═════ DATA LISTING
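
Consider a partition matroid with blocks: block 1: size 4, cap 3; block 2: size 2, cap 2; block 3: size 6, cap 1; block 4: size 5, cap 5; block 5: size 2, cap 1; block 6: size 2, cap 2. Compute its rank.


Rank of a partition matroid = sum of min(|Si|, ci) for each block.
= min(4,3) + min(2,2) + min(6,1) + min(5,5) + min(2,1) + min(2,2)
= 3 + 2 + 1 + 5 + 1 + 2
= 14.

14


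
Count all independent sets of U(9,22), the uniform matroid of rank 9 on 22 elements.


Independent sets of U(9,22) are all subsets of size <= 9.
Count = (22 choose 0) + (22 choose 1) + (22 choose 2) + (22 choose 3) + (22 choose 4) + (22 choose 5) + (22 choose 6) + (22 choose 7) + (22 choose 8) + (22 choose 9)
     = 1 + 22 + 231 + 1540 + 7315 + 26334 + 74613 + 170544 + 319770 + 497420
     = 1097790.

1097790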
══════════
> _PROMPT_
All lines in the material are to be returned exactly.

> _WRITTEN ANSWER_
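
Consider a partition matroid with blocks: block 1: size 4, cap 3; block 2: size 2, cap 2; block 3: size 6, cap 1; block 4: size 5, cap 5; block 5: size 2, cap 1; block 6: size 2, cap 2. Compute its rank.


Rank of a partition matroid = sum of min(|Si|, ci) for each block.
= min(4,3) + min(2,2) + min(6,1) + min(5,5) + min(2,1) + min(2,2)
= 3 + 2 + 1 + 5 + 1 + 2
= 14.

14


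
Count all independent sets of U(9,22), the uniform matroid of rank 9 on 22 elements.


Independent sets of U(9,22) are all subsets of size <= 9.
Count = (22 choose 0) + (22 choose 1) + (22 choose 2) + (22 choose 3) + (22 choose 4) + (22 choose 5) + (22 choose 6) + (22 choose 7) + (22 choose 8) + (22 choose 9)
     = 1 + 22 + 231 + 1540 + 7315 + 26334 + 74613 + 170544 + 319770 + 497420
     = 1097790.

1097790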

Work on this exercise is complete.